### What to produce:
Every line in the records below that holds "strand" must be identified and copied.

### Entries provided:
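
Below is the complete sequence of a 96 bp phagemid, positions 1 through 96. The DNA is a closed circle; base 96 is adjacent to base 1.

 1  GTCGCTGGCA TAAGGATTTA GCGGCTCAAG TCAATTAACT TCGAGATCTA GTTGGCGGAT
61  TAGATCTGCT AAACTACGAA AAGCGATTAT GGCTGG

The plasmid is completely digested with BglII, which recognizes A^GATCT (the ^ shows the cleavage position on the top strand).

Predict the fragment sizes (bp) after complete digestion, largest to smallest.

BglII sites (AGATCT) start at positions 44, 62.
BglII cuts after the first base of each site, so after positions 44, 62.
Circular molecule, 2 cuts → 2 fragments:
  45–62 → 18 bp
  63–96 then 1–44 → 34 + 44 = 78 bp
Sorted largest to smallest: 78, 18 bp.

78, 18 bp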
==
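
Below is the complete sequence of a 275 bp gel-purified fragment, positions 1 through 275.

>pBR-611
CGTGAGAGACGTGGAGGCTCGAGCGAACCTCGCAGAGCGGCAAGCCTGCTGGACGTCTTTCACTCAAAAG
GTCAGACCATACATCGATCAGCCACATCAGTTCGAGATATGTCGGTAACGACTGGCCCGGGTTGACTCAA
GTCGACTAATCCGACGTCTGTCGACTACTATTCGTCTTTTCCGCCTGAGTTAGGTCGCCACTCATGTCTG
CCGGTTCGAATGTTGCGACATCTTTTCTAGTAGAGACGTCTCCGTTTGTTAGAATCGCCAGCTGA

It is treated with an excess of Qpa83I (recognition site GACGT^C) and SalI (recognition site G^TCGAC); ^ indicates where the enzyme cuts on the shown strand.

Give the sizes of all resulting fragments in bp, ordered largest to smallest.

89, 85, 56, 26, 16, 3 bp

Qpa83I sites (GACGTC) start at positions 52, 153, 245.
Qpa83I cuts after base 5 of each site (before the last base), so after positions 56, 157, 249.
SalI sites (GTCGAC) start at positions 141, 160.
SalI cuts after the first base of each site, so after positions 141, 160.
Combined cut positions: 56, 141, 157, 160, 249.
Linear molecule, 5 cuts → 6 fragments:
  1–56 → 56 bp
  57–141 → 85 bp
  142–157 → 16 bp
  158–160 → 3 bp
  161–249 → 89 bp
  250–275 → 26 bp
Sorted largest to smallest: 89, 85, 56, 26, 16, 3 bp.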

### Written answer:
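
The plasmid is completely digested with BglII, which recognizes A^GATCT (the ^ shows the cleavage position on the top strand).
It is treated with an excess of Qpa83I (recognition site GACGT^C) and SalI (recognition site G^TCGAC); ^ indicates where the enzyme cuts on the shown strand.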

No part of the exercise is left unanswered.